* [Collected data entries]
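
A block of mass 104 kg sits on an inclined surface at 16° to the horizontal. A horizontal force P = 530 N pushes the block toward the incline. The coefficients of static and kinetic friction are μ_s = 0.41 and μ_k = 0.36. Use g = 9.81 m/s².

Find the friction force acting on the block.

The horizontal push has a component P sin θ into the surface, so N = m g cos θ + P sin θ = 980.7 + 146.1 = 1127 N.
Parallel to the incline: P cos θ − m g sin θ = 509.5 − 281.2 = 228.3 N; the friction needed to balance this is 228.3 N acting down the slope.
Maximum static friction: μ_s N = 0.41 × 1127 = 462 N.
Since 228.3 N is within the 462 N limit, the block stays put and friction is exactly 228 N.

f ≈ 228 N (down the incline)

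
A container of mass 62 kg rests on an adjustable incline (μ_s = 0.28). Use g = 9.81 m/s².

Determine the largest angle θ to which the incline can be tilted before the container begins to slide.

At the slip threshold, m g sin θ = μ_s · m g cos θ, so tan θ = μ_s.
θ_max = arctan(0.28) = 15.6°.

θ_max ≈ 15.6°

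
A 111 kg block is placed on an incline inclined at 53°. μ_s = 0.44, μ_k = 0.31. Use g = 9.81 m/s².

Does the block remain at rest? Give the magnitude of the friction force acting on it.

N = m g cos θ = 655 N.
Down-slope weight component: m g sin θ = 870 N.
μ_s N = 288 N.
870 > 288 N, so it slides; kinetic friction f = μ_k N = 0.31×655 = 203 N.

f ≈ 203 N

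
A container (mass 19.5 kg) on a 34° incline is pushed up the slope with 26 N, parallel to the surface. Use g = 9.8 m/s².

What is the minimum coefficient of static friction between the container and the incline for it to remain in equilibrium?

μ_s,min ≈ 0.51

N = m g cos θ = 158.4 N.
Friction must make up the shortfall along the incline: f = m g sin θ − P = 106.9 − 26 = 80.86 N.
At the threshold f = μ_s N, so μ_s,min = 80.86/158.4 = 0.51.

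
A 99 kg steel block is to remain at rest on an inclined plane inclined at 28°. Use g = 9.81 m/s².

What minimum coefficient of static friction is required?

μ_s,min ≈ 0.532

At the slip threshold m g sin θ = μ_s m g cos θ, so μ_s,min = tan θ.
μ_s,min = tan 28° = 0.532.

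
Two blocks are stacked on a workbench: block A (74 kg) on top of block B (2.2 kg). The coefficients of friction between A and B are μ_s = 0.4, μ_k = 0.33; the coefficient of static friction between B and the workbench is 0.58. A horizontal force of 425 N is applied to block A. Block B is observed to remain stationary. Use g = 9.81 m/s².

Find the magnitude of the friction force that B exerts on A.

Between the blocks, N₁ = m_A g = 725.9 N.
So the A–B interface can sustain at most μ_s N₁ = 290.4 N of static friction.
P = 425 N exceeds that limit, so A slips over B and the interface friction becomes kinetic: f₁ = μ_k N₁ = 0.33×725.9 = 240 N.
B experiences an equal 240 N forward from A (third law). B is in equilibrium, so the floor supplies f₂ = 240 N of static friction (limit μ_s(m_A+m_B)g = 433.6 N, not exceeded).

f ≈ 240 N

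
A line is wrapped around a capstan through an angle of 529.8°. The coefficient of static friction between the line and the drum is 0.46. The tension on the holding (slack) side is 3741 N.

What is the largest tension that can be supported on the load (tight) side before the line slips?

T_max ≈ 263000 N

At impending slip the capstan equation gives T₂/T₁ = e^{μβ} with β in radians.
β = 529.8° × π/180 = 9.247 rad.
e^{μβ} = e^{0.46×9.247} = 70.35.
T₂ = T₁ · e^{μβ} = 3741 × 70.35 = 263000 N.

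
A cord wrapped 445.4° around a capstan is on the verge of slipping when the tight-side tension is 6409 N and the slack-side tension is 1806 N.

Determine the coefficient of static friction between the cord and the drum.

μ ≈ 0.163

T₂/T₁ = e^{μβ} → μ = ln(T₂/T₁)/β.
β = 445.4° = 7.774 rad.
μ = ln(6409/1806)/7.774 = ln(3.549)/7.774 = 0.163.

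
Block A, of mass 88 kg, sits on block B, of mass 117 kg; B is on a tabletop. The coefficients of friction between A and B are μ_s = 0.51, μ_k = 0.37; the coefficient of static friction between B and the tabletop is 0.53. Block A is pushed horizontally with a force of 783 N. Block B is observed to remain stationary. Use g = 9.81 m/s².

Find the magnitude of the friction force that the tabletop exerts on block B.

f ≈ 319 N

Normal force at the A–B interface: N₁ = m_A g = 863.3 N.
So the A–B interface can sustain at most μ_s N₁ = 440.3 N of static friction.
P = 783 N exceeds that limit, so A slips over B and the interface friction becomes kinetic: f₁ = μ_k N₁ = 0.37×863.3 = 319 N.
By Newton's third law B feels 319 N forward from A. With B stationary, the floor's static friction on B balances it: f₂ = 319 N (well within μ_s(m_A+m_B)g = 1066 N).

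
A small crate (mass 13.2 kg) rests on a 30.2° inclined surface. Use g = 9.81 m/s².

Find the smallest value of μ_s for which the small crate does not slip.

μ_s,min ≈ 0.582

At the slip threshold m g sin θ = μ_s m g cos θ, so μ_s,min = tan θ.
μ_s,min = tan 30.2° = 0.582.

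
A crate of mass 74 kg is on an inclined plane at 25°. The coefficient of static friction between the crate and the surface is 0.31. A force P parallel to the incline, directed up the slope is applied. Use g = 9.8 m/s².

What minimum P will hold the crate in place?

The crate tends to slide down (tan θ > μ_s), so at the point of impending slip friction acts up-slope at its limit: f = μ_s N.
P is parallel to the surface, so N = m g cos θ = 657 N.
Along the incline: P + μ_s N = m g sin θ, so P = 306 − 0.31×657 = 103 N.

P_min ≈ 103 N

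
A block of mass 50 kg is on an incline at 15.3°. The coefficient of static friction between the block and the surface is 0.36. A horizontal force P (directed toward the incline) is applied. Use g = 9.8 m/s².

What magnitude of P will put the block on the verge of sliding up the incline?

P ≈ 344 N

At impending motion up the slope, friction acts down-slope at its limit: f = μ_s N.
Perpendicular to the incline: N = m g cos θ + P sin θ.
Along the incline: P cos θ = m g sin θ + μ_s N = m g sin θ + μ_s (m g cos θ + P sin θ).
Solving, P (cos θ − μ_s sin θ) = m g (sin θ + μ_s cos θ), so P = 50×9.8×(sin 15.3° + 0.36 cos 15.3°)/(cos 15.3° − 0.36 sin 15.3°) = 490×0.6111/0.8696 = 344 N.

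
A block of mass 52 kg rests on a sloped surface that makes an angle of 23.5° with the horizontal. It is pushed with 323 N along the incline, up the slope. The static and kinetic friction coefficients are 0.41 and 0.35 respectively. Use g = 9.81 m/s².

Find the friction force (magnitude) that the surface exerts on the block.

f ≈ 120 N (down the incline)

Perpendicular to the surface, N = m g cos θ = 52·9.81·cos 23.5° = 467.8 N.
The friction needed for equilibrium is m g sin θ − P = 203.4 − 323 = -119.6 N, measured positive up-slope.
Static friction can supply at most μ_s N = 191.8 N.
Since |-119.6| ≤ 191.8 N, static friction is sufficient; f equals the required value, not μ_s N.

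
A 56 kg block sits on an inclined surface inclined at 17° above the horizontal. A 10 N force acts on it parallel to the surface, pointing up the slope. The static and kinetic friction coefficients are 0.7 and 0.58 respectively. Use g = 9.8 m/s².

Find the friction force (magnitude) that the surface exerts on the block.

f ≈ 150 N (up the incline)

Perpendicular to the surface, N = m g cos θ = 56·9.8·cos 17° = 524.8 N.
Parallel to the incline, ΣF = 0 gives f = m g sin θ − P = 160.5 − 10 = 150.5 N (up-slope positive).
The static-friction ceiling is μ_s N = 0.7 × 524.8 = 367.4 N.
Since |150.5| ≤ 367.4 N, the block remains in static equilibrium and friction takes exactly the required value.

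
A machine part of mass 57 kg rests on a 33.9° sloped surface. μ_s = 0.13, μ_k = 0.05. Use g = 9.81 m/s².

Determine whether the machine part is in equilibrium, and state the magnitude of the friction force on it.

N = m g cos θ = 464 N.
Down-slope weight component: m g sin θ = 312 N.
μ_s N = 60.3 N.
312 > 60.3 N, so it slides; kinetic friction f = μ_k N = 0.05×464 = 23.2 N.

f ≈ 23.2 N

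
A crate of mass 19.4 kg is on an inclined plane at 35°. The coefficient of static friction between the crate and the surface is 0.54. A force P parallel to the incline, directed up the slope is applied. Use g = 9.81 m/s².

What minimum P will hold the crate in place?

The crate tends to slide down (tan θ > μ_s), so at the point of impending slip friction acts up-slope at its limit: f = μ_s N.
P is parallel to the surface, so N = m g cos θ = 156 N.
Along the incline: P + μ_s N = m g sin θ, so P = 109 − 0.54×156 = 25 N.

P_min ≈ 25 N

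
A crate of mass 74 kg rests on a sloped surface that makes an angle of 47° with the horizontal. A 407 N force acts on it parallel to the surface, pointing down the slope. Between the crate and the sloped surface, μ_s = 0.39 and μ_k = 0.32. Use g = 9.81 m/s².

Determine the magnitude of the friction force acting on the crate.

Perpendicular to the surface, N = m g cos θ = 74·9.81·cos 47° = 495.1 N.
Parallel to the incline, ΣF = 0 gives f = m g sin θ + P = 530.9 + 407 = 937.9 N (up-slope positive).
The static-friction ceiling is μ_s N = 0.39 × 495.1 = 193.1 N.
|937.9| exceeds 193.1 N, so the crate slips down-slope; friction is kinetic, f = μ_k N = 0.32×495.1 = 158 N.

f ≈ 158 N (up the incline)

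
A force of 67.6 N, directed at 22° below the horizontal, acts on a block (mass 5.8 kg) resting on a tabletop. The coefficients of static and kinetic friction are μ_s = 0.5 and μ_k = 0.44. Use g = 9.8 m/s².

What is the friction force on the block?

N = m g + P sin α = 56.84 + 67.6×sin 22° = 82.16 N.
For equilibrium, f = P cos α = 67.6×cos 22° = 62.68 N.
The static-friction limit is μ_s N = 41.08 N.
62.68 > 41.08 N → the block slides; f = μ_k N = 0.44×82.16 = 36.2 N.

f ≈ 36.2 N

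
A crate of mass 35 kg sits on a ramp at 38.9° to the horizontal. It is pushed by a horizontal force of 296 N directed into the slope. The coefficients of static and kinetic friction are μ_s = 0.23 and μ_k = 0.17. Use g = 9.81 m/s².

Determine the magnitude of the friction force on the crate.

f ≈ 14.7 N (down the incline)

Resolve perpendicular to the incline: N = m g cos θ + P sin θ = 35×9.81×cos 38.9° + 296×sin 38.9° = 453.1 N.
Parallel to the incline: P cos θ − m g sin θ = 230.4 − 215.6 = 14.75 N; the friction needed to balance this is 14.75 N acting down the slope.
The limit of static friction is μ_s N = 104.2 N.
|f_req| = 14.75 ≤ 104.2 N → the crate is in equilibrium; friction equals the required value.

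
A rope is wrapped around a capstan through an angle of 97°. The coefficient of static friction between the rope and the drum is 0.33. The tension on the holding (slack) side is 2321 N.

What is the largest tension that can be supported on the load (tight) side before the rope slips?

T_max ≈ 4060 N

At impending slip the capstan equation gives T₂/T₁ = e^{μβ} with β in radians.
β = 97° × π/180 = 1.693 rad.
e^{μβ} = e^{0.33×1.693} = 1.748.
T₂ = T₁ · e^{μβ} = 2321 × 1.748 = 4060 N.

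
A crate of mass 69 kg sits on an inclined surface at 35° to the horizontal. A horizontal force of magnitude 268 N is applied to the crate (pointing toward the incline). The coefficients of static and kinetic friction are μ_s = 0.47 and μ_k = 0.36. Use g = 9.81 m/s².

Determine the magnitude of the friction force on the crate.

Resolve perpendicular to the incline: N = m g cos θ + P sin θ = 69×9.81×cos 35° + 268×sin 35° = 708.2 N.
Parallel to the incline: P cos θ − m g sin θ = 219.5 − 388.2 = -168.7 N; the friction needed to balance this is 168.7 N acting up the slope.
Maximum static friction: μ_s N = 0.47 × 708.2 = 332.9 N.
|f_req| = 168.7 ≤ 332.9 N → the crate is in equilibrium; friction equals the required value.

f ≈ 169 N (up the incline)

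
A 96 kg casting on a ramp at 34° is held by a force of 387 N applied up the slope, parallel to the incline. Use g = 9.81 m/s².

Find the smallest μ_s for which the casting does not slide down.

N = m g cos θ = 780.8 N.
Friction must make up the shortfall along the incline: f = m g sin θ − P = 526.6 − 387 = 139.6 N.
At the threshold f = μ_s N, so μ_s,min = 139.6/780.8 = 0.179.

μ_s,min ≈ 0.179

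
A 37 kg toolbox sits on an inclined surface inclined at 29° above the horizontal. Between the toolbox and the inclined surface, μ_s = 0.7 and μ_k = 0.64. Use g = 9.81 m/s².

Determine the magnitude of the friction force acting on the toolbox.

f ≈ 176 N (up the incline)

Perpendicular to the surface, N = m g cos θ = 37·9.81·cos 29° = 317.5 N.
For equilibrium along the incline, friction must balance the weight component: f = m g sin θ = 176 N up the slope.
The static-friction ceiling is μ_s N = 0.7 × 317.5 = 222.2 N.
Since |176| ≤ 222.2 N, the toolbox remains in static equilibrium and friction takes exactly the required value.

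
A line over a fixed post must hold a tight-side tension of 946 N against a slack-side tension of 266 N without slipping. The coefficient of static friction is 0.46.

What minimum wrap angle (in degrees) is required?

T₂/T₁ = e^{μβ} → β = ln(T₂/T₁)/μ.
β = ln(946/266)/0.46 = 1.269/0.46 = 2.758 rad.
In degrees: β = 2.758 × 180/π = 158°.

β_min ≈ 158°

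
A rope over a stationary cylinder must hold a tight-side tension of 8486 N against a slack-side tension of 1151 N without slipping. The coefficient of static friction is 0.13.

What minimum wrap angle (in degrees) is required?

T₂/T₁ = e^{μβ} → β = ln(T₂/T₁)/μ.
β = ln(8486/1151)/0.13 = 1.998/0.13 = 15.37 rad.
In degrees: β = 15.37 × 180/π = 880°.

β_min ≈ 880°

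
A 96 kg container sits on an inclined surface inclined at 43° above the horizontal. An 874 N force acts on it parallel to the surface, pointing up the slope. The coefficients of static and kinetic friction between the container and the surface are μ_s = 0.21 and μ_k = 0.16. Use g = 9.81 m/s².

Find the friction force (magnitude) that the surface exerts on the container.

Perpendicular to the surface, N = m g cos θ = 96·9.81·cos 43° = 688.8 N.
For equilibrium along the incline the friction force must supply f = m g sin θ − P = 642.3 − 874 = -231.7 N (positive meaning up-slope).
Static friction can supply at most μ_s N = 144.6 N.
Since |-231.7| > 144.6 N, static friction cannot hold it; the container slides up the incline and kinetic friction applies: f = μ_k N = 0.16 × 688.8 = 110 N.

f ≈ 110 N (down the incline)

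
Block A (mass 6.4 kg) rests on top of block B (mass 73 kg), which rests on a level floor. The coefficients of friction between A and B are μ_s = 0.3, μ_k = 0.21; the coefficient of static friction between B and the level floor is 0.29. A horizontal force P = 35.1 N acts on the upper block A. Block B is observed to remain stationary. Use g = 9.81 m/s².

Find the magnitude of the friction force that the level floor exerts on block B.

f ≈ 13.2 N

Between the blocks, N₁ = m_A g = 62.78 N.
Maximum static friction on A from B: μ_s N₁ = 0.3×62.78 = 18.84 N.
Since P = 35.1 N > 18.84 N, A slides on B; the A–B friction is kinetic: f₁ = μ_k N₁ = 0.21×62.78 = 13.2 N.
By Newton's third law B feels 13.2 N forward from A. With B stationary, the floor's static friction on B balances it: f₂ = 13.2 N (well within μ_s(m_A+m_B)g = 225.9 N).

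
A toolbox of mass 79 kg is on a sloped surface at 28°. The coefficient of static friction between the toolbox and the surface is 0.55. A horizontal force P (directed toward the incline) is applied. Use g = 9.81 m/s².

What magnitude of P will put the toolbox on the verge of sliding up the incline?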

* [Work required]
Each line above that contains the string "directed" should be identified and copied.

* [Result of this exercise]
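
A crate of mass 74 kg is on an inclined plane at 25°. The coefficient of static friction between the crate and the surface is 0.31. A force P parallel to the incline, directed up the slope is applied. Use g = 9.8 m/s².
A block of mass 50 kg is on an incline at 15.3°. The coefficient of static friction between the block and the surface is 0.36. A horizontal force P (directed toward the incline) is applied. Use g = 9.8 m/s².
A crate of mass 19.4 kg is on an inclined plane at 35°. The coefficient of static friction between the crate and the surface is 0.54. A force P parallel to the incline, directed up the slope is applied. Use g = 9.81 m/s².
A force of 67.6 N, directed at 22° below the horizontal, acts on a block (mass 5.8 kg) resting on a tabletop. The coefficients of static and kinetic friction are μ_s = 0.5 and μ_k = 0.44. Use g = 9.8 m/s².
A crate of mass 35 kg sits on a ramp at 38.9° to the horizontal. It is pushed by a horizontal force of 296 N directed into the slope. The coefficients of static and kinetic friction are μ_s = 0.23 and μ_k = 0.17. Use g = 9.81 m/s².
A toolbox of mass 79 kg is on a sloped surface at 28°. The coefficient of static friction between the toolbox and the surface is 0.55. A horizontal force P (directed toward the incline) is applied. Use g = 9.81 m/s².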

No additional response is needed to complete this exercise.